**WHAT IS NEEDED**
Within the records below, find each line with the word "robot" and copy it out.

**Source data**
'''

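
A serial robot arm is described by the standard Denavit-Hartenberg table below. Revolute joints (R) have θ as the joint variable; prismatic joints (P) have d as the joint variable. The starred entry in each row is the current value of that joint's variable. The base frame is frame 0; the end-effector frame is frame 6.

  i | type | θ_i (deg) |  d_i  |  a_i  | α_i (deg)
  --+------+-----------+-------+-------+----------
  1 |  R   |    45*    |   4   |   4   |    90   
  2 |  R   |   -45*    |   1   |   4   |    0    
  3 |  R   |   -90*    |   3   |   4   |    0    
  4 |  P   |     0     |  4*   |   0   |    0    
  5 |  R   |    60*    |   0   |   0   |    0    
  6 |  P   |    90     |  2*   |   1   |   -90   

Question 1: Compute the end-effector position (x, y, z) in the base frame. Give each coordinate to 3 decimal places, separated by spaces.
after link 1: o_1 = (2.8284, 2.8284, 4.0000)
after link 2: o_2 = (5.5355, 4.1213, 1.1716)
after link 3: o_3 = (5.6569, -0.0000, -1.6569)
after link 4: o_4 = (8.4853, -2.8284, -1.6569)
after link 5: o_5 = (8.4853, -2.8284, -1.6569)
after link 6: o_6 = (10.5825, -3.5596, -1.3980)

10.583 -3.560 -1.398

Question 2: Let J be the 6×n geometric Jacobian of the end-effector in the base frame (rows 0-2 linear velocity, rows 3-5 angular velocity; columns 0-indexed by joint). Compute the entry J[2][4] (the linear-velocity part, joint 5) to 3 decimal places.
axis z_4 = (0.7071,-0.7071,0.0000); lever o_n−o_4 = (2.0972,-0.7312,0.2588)
cross product → J_v[:, 4] = (-0.1830,-0.1830,0.9659)
J_ω[:, 4] = z_4
entry J[2][4] = 0.9659

0.966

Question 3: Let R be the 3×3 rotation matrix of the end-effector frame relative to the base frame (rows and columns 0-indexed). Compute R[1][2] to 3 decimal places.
-0.183

End-effector z-axis (col 2 of R) = (-0.1830,-0.1830,0.9659)
R[1][2] = -0.1830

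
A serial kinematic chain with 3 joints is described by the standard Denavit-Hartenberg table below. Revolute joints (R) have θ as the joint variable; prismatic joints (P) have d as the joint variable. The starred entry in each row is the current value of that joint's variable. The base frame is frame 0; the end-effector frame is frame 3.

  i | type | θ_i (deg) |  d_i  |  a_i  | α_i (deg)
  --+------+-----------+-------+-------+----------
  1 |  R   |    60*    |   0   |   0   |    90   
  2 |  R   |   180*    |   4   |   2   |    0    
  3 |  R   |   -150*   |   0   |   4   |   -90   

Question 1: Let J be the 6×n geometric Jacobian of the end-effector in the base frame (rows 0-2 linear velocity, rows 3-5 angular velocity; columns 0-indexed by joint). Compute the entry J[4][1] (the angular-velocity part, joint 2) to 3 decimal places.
-0.500

axis z_1 = (0.8660,-0.5000,0.0000); lever o_n−o_1 = (4.1962,-0.7321,2.0000)
cross product → J_v[:, 1] = (-1.0000,-1.7321,1.4641)
J_ω[:, 1] = z_1
entry J[4][1] = -0.5000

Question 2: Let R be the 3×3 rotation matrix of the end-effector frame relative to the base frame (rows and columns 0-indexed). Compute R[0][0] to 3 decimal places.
0.433

End-effector x-axis (col 0 of R) = (0.4330,0.7500,0.5000)
R[0][0] = 0.4330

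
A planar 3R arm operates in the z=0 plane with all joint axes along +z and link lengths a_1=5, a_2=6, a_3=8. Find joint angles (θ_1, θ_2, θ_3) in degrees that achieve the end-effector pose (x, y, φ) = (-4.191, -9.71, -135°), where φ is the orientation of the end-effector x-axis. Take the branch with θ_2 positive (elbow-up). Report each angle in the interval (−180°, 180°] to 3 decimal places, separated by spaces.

-149.992 134.996 -120.003

wrist centre = target − a_3·(cos φ, sin φ) = (1.4659, -4.0531)
cos θ_2 = (18.5767−5²−6²)/(2·5·6) = -0.7071; θ_2 = 134.9958° (elbow-up)
β = atan2(-4.0531,1.4659) = -70.1170°; ψ = atan2(4.2430,0.7577) = 79.8753°
θ_1 = β − ψ = -149.9924°
θ_3 = φ − θ_1 − θ_2 = -120.0034° (wrapped to (-180°,180°])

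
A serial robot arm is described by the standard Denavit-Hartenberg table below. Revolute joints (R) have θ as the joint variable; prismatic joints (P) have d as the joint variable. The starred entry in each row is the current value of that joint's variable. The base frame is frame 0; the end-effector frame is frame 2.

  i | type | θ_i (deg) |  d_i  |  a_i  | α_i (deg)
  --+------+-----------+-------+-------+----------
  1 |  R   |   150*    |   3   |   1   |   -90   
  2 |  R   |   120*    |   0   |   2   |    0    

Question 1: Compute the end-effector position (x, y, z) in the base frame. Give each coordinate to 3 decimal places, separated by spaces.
-0.000 0.000 1.268

after link 1: o_1 = (-0.8660, 0.5000, 3.0000)
after link 2: o_2 = (-0.0000, 0.0000, 1.2679)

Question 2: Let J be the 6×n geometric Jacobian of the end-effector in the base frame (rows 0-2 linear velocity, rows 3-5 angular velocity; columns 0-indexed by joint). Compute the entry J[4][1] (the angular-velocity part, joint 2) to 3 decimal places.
axis z_1 = (-0.5000,-0.8660,0.0000); lever o_n−o_1 = (0.8660,-0.5000,-1.7321)
cross product → J_v[:, 1] = (1.5000,-0.8660,1.0000)
J_ω[:, 1] = z_1
entry J[4][1] = -0.8660

-0.866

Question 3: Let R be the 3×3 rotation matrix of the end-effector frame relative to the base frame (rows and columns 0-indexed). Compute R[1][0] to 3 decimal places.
-0.250

End-effector x-axis (col 0 of R) = (0.4330,-0.2500,-0.8660)
R[1][0] = -0.2500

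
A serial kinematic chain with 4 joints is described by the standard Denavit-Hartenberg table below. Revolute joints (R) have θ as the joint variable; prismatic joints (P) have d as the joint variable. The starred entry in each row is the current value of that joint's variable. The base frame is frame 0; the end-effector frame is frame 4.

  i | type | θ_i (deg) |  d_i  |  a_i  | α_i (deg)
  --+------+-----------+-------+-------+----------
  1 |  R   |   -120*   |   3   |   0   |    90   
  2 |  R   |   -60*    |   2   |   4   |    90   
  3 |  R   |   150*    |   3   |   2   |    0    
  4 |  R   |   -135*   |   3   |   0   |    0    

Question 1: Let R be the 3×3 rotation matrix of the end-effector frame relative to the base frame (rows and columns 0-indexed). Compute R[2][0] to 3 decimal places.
-0.837

End-effector x-axis (col 0 of R) = (-0.4656,-0.2888,-0.8365)
R[2][0] = -0.8365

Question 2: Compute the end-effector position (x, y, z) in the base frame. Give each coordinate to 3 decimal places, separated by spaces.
-0.567 5.018 -1.964

after link 1: o_1 = (0.0000, 0.0000, 3.0000)
after link 2: o_2 = (-2.7321, -0.7321, -0.4641)
after link 3: o_3 = (-1.8660, 2.7679, -0.4641)
after link 4: o_4 = (-0.5670, 5.0179, -1.9641)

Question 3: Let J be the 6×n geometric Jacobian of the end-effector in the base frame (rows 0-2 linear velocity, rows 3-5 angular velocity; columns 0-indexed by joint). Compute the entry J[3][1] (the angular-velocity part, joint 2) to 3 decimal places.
axis z_1 = (-0.8660,0.5000,0.0000); lever o_n−o_1 = (-0.5670,5.0179,-4.9641)
cross product → J_v[:, 1] = (-2.4821,-4.2990,-4.0622)
J_ω[:, 1] = z_1
entry J[3][1] = -0.8660

-0.866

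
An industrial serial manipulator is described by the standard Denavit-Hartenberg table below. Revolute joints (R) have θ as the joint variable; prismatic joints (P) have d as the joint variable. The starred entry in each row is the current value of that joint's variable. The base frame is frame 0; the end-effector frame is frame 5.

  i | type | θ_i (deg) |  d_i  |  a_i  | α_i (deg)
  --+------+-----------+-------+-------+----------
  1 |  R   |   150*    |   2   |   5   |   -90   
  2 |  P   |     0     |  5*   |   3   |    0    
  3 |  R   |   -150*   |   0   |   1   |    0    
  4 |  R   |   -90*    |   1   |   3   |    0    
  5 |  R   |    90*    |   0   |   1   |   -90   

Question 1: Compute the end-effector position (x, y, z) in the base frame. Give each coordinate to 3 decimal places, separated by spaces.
-7.129 -2.812 0.402

after link 1: o_1 = (-4.3301, 2.5000, 2.0000)
after link 2: o_2 = (-9.4282, -0.3301, 2.0000)
after link 3: o_3 = (-8.6782, -0.7631, 2.5000)
after link 4: o_4 = (-7.8792, -2.3792, -0.0981)
after link 5: o_5 = (-7.1292, -2.8122, 0.4019)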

'''

**SOLUTION FOR THIS PROBLEM**
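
A serial robot arm is described by the standard Denavit-Hartenberg table below. Revolute joints (R) have θ as the joint variable; prismatic joints (P) have d as the joint variable. The starred entry in each row is the current value of that joint's variable. The base frame is frame 0; the end-effector frame is frame 6.
A serial robot arm is described by the standard Denavit-Hartenberg table below. Revolute joints (R) have θ as the joint variable; prismatic joints (P) have d as the joint variable. The starred entry in each row is the current value of that joint's variable. The base frame is frame 0; the end-effector frame is frame 2.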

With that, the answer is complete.